◆ What you need to do
You are to retype all of the data exactly as it appears.
═════ Excerpted records ═════
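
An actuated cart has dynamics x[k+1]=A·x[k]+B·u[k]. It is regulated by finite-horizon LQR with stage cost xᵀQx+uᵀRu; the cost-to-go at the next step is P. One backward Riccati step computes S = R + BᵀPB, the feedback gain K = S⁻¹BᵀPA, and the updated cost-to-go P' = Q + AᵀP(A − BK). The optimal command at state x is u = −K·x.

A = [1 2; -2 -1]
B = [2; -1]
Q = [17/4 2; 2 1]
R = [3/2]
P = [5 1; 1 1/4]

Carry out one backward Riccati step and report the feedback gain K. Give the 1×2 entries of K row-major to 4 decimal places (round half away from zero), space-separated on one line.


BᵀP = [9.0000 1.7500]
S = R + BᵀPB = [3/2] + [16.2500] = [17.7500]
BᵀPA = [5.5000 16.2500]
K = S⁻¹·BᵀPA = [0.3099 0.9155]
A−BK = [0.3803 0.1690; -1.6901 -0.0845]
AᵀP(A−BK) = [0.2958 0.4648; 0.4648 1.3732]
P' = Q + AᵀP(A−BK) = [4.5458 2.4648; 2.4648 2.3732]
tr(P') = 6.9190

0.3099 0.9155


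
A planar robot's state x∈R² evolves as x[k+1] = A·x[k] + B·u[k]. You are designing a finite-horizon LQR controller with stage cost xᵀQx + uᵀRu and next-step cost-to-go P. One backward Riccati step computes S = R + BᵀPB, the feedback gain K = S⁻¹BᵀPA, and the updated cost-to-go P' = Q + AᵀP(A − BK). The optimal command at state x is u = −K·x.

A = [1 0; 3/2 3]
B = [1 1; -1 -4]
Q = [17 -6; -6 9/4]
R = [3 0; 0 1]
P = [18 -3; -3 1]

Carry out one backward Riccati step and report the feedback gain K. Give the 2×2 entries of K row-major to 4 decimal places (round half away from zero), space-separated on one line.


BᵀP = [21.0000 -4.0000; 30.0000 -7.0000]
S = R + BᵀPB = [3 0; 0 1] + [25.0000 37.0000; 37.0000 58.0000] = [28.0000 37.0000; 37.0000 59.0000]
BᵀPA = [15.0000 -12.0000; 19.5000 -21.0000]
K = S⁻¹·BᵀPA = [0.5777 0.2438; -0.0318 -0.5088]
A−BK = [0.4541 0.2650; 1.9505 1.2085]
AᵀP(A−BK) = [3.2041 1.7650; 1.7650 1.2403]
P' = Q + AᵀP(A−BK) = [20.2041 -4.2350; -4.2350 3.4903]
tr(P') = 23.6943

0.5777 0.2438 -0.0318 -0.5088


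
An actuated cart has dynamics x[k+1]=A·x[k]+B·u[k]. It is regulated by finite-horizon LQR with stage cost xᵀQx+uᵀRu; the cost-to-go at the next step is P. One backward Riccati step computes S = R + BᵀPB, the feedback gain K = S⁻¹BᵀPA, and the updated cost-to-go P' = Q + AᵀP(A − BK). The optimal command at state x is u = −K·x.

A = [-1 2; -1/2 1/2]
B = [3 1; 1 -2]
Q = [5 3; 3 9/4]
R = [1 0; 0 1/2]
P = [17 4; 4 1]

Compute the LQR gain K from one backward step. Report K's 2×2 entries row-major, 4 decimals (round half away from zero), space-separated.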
═════
◆ Response to the exercise
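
An actuated cart has dynamics x[k+1]=A·x[k]+B·u[k]. It is regulated by finite-horizon LQR with stage cost xᵀQx+uᵀRu; the cost-to-go at the next step is P. One backward Riccati step computes S = R + BᵀPB, the feedback gain K = S⁻¹BᵀPA, and the updated cost-to-go P' = Q + AᵀP(A − BK). The optimal command at state x is u = −K·x.

A = [1 2; -2 -1]
B = [2; -1]
Q = [17/4 2; 2 1]
R = [3/2]
P = [5 1; 1 1/4]

Carry out one backward Riccati step and report the feedback gain K. Give the 1×2 entries of K row-major to 4 decimal places (round half away from zero), space-separated on one line.


BᵀP = [9.0000 1.7500]
S = R + BᵀPB = [3/2] + [16.2500] = [17.7500]
BᵀPA = [5.5000 16.2500]
K = S⁻¹·BᵀPA = [0.3099 0.9155]
A−BK = [0.3803 0.1690; -1.6901 -0.0845]
AᵀP(A−BK) = [0.2958 0.4648; 0.4648 1.3732]
P' = Q + AᵀP(A−BK) = [4.5458 2.4648; 2.4648 2.3732]
tr(P') = 6.9190

0.3099 0.9155


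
A planar robot's state x∈R² evolves as x[k+1] = A·x[k] + B·u[k]. You are designing a finite-horizon LQR controller with stage cost xᵀQx + uᵀRu and next-step cost-to-go P. One backward Riccati step computes S = R + BᵀPB, the feedback gain K = S⁻¹BᵀPA, and the updated cost-to-go P' = Q + AᵀP(A − BK). The optimal command at state x is u = −K·x.

A = [1 0; 3/2 3]
B = [1 1; -1 -4]
Q = [17 -6; -6 9/4]
R = [3 0; 0 1]
P = [18 -3; -3 1]

Carry out one backward Riccati step and report the feedback gain K. Give the 2×2 entries of K row-major to 4 decimal places (round half away from zero), space-separated on one line.


BᵀP = [21.0000 -4.0000; 30.0000 -7.0000]
S = R + BᵀPB = [3 0; 0 1] + [25.0000 37.0000; 37.0000 58.0000] = [28.0000 37.0000; 37.0000 59.0000]
BᵀPA = [15.0000 -12.0000; 19.5000 -21.0000]
K = S⁻¹·BᵀPA = [0.5777 0.2438; -0.0318 -0.5088]
A−BK = [0.4541 0.2650; 1.9505 1.2085]
AᵀP(A−BK) = [3.2041 1.7650; 1.7650 1.2403]
P' = Q + AᵀP(A−BK) = [20.2041 -4.2350; -4.2350 3.4903]
tr(P') = 23.6943

0.5777 0.2438 -0.0318 -0.5088


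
An actuated cart has dynamics x[k+1]=A·x[k]+B·u[k]. It is regulated by finite-horizon LQR with stage cost xᵀQx+uᵀRu; the cost-to-go at the next step is P. One backward Riccati step computes S = R + BᵀPB, the feedback gain K = S⁻¹BᵀPA, and the updated cost-to-go P' = Q + AᵀP(A − BK). The optimal command at state x is u = −K·x.

A = [-1 2; -1/2 1/2]
B = [3 1; 1 -2]
Q = [5 3; 3 9/4]
R = [1 0; 0 1/2]
P = [17 4; 4 1]

Compute the LQR gain K from one backward step. Report K's 2×2 entries row-major, 4 decimals (round half away from zero), space-separated.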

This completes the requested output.